▸ Try it: Replicate the data exactly, every line included.
(Supplied records Opens)
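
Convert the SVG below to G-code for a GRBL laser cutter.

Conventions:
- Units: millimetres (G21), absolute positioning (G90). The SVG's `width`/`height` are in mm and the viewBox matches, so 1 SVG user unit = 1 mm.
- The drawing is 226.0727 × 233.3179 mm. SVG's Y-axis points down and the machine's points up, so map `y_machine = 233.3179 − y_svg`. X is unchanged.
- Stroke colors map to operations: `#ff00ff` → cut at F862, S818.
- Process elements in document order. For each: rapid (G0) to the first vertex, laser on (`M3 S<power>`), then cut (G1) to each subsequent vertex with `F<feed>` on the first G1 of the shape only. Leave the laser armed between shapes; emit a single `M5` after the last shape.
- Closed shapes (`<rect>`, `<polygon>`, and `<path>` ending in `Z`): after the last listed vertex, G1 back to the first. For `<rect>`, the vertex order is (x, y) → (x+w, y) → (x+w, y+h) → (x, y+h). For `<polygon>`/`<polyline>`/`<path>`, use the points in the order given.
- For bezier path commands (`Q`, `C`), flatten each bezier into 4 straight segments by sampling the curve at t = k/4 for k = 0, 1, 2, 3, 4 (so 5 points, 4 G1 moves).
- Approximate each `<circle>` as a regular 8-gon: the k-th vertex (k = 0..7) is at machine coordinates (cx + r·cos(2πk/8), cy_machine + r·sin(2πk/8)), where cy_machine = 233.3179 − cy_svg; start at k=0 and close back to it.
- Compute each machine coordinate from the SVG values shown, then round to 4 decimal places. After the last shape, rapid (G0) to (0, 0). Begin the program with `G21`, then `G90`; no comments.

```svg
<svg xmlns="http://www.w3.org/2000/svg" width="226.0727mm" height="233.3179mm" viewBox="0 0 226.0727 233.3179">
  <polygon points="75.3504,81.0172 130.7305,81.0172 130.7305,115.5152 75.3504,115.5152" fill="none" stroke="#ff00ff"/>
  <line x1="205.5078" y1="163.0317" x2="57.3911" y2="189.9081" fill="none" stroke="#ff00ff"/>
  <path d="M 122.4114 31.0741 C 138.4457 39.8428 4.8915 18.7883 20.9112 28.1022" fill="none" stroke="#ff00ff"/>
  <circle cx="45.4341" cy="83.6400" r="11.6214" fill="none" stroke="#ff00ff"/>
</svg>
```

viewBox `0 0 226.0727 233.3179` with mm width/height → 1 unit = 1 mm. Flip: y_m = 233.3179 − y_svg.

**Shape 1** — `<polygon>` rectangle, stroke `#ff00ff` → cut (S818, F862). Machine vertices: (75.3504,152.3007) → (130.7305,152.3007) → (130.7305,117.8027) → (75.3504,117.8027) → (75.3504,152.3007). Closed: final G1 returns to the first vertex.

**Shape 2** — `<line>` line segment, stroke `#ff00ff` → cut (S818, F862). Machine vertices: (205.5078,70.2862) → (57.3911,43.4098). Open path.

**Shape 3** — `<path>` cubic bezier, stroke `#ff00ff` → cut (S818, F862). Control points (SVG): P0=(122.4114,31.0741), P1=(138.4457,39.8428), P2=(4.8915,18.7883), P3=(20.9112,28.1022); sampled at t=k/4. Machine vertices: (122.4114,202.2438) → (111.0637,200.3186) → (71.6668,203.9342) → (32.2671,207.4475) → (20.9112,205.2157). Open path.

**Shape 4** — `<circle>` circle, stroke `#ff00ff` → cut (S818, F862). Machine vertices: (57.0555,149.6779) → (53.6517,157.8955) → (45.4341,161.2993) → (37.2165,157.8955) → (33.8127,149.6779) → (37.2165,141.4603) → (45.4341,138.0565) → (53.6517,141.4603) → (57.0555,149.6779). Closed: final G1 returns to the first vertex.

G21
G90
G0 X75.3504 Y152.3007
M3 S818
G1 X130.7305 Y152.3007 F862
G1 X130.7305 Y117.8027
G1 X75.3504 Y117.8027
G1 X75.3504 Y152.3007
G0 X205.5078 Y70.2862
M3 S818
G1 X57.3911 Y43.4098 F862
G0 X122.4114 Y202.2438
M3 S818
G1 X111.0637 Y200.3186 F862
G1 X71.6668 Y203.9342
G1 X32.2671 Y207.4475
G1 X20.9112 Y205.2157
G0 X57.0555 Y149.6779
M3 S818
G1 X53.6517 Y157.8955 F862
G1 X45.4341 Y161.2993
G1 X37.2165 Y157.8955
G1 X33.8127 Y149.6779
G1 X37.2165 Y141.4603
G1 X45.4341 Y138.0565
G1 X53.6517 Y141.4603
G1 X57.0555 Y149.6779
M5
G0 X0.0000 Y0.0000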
(Supplied records Closes)
▸ Solution:
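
Convert the SVG below to G-code for a GRBL laser cutter.

Conventions:
- Units: millimetres (G21), absolute positioning (G90). The SVG's `width`/`height` are in mm and the viewBox matches, so 1 SVG user unit = 1 mm.
- The drawing is 226.0727 × 233.3179 mm. SVG's Y-axis points down and the machine's points up, so map `y_machine = 233.3179 − y_svg`. X is unchanged.
- Stroke colors map to operations: `#ff00ff` → cut at F862, S818.
- Process elements in document order. For each: rapid (G0) to the first vertex, laser on (`M3 S<power>`), then cut (G1) to each subsequent vertex with `F<feed>` on the first G1 of the shape only. Leave the laser armed between shapes; emit a single `M5` after the last shape.
- Closed shapes (`<rect>`, `<polygon>`, and `<path>` ending in `Z`): after the last listed vertex, G1 back to the first. For `<rect>`, the vertex order is (x, y) → (x+w, y) → (x+w, y+h) → (x, y+h). For `<polygon>`/`<polyline>`/`<path>`, use the points in the order given.
- For bezier path commands (`Q`, `C`), flatten each bezier into 4 straight segments by sampling the curve at t = k/4 for k = 0, 1, 2, 3, 4 (so 5 points, 4 G1 moves).
- Approximate each `<circle>` as a regular 8-gon: the k-th vertex (k = 0..7) is at machine coordinates (cx + r·cos(2πk/8), cy_machine + r·sin(2πk/8)), where cy_machine = 233.3179 − cy_svg; start at k=0 and close back to it.
- Compute each machine coordinate from the SVG values shown, then round to 4 decimal places. After the last shape, rapid (G0) to (0, 0). Begin the program with `G21`, then `G90`; no comments.

```svg
<svg xmlns="http://www.w3.org/2000/svg" width="226.0727mm" height="233.3179mm" viewBox="0 0 226.0727 233.3179">
  <polygon points="75.3504,81.0172 130.7305,81.0172 130.7305,115.5152 75.3504,115.5152" fill="none" stroke="#ff00ff"/>
  <line x1="205.5078" y1="163.0317" x2="57.3911" y2="189.9081" fill="none" stroke="#ff00ff"/>
  <path d="M 122.4114 31.0741 C 138.4457 39.8428 4.8915 18.7883 20.9112 28.1022" fill="none" stroke="#ff00ff"/>
  <circle cx="45.4341" cy="83.6400" r="11.6214" fill="none" stroke="#ff00ff"/>
</svg>
```

viewBox `0 0 226.0727 233.3179` with mm width/height → 1 unit = 1 mm. Flip: y_m = 233.3179 − y_svg.

**Shape 1** — `<polygon>` rectangle, stroke `#ff00ff` → cut (S818, F862). Machine vertices: (75.3504,152.3007) → (130.7305,152.3007) → (130.7305,117.8027) → (75.3504,117.8027) → (75.3504,152.3007). Closed: final G1 returns to the first vertex.

**Shape 2** — `<line>` line segment, stroke `#ff00ff` → cut (S818, F862). Machine vertices: (205.5078,70.2862) → (57.3911,43.4098). Open path.

**Shape 3** — `<path>` cubic bezier, stroke `#ff00ff` → cut (S818, F862). Control points (SVG): P0=(122.4114,31.0741), P1=(138.4457,39.8428), P2=(4.8915,18.7883), P3=(20.9112,28.1022); sampled at t=k/4. Machine vertices: (122.4114,202.2438) → (111.0637,200.3186) → (71.6668,203.9342) → (32.2671,207.4475) → (20.9112,205.2157). Open path.

**Shape 4** — `<circle>` circle, stroke `#ff00ff` → cut (S818, F862). Machine vertices: (57.0555,149.6779) → (53.6517,157.8955) → (45.4341,161.2993) → (37.2165,157.8955) → (33.8127,149.6779) → (37.2165,141.4603) → (45.4341,138.0565) → (53.6517,141.4603) → (57.0555,149.6779). Closed: final G1 returns to the first vertex.

G21
G90
G0 X75.3504 Y152.3007
M3 S818
G1 X130.7305 Y152.3007 F862
G1 X130.7305 Y117.8027
G1 X75.3504 Y117.8027
G1 X75.3504 Y152.3007
G0 X205.5078 Y70.2862
M3 S818
G1 X57.3911 Y43.4098 F862
G0 X122.4114 Y202.2438
M3 S818
G1 X111.0637 Y200.3186 F862
G1 X71.6668 Y203.9342
G1 X32.2671 Y207.4475
G1 X20.9112 Y205.2157
G0 X57.0555 Y149.6779
M3 S818
G1 X53.6517 Y157.8955 F862
G1 X45.4341 Y161.2993
G1 X37.2165 Y157.8955
G1 X33.8127 Y149.6779
G1 X37.2165 Y141.4603
G1 X45.4341 Y138.0565
G1 X53.6517 Y141.4603
G1 X57.0555 Y149.6779
M5
G0 X0.0000 Y0.0000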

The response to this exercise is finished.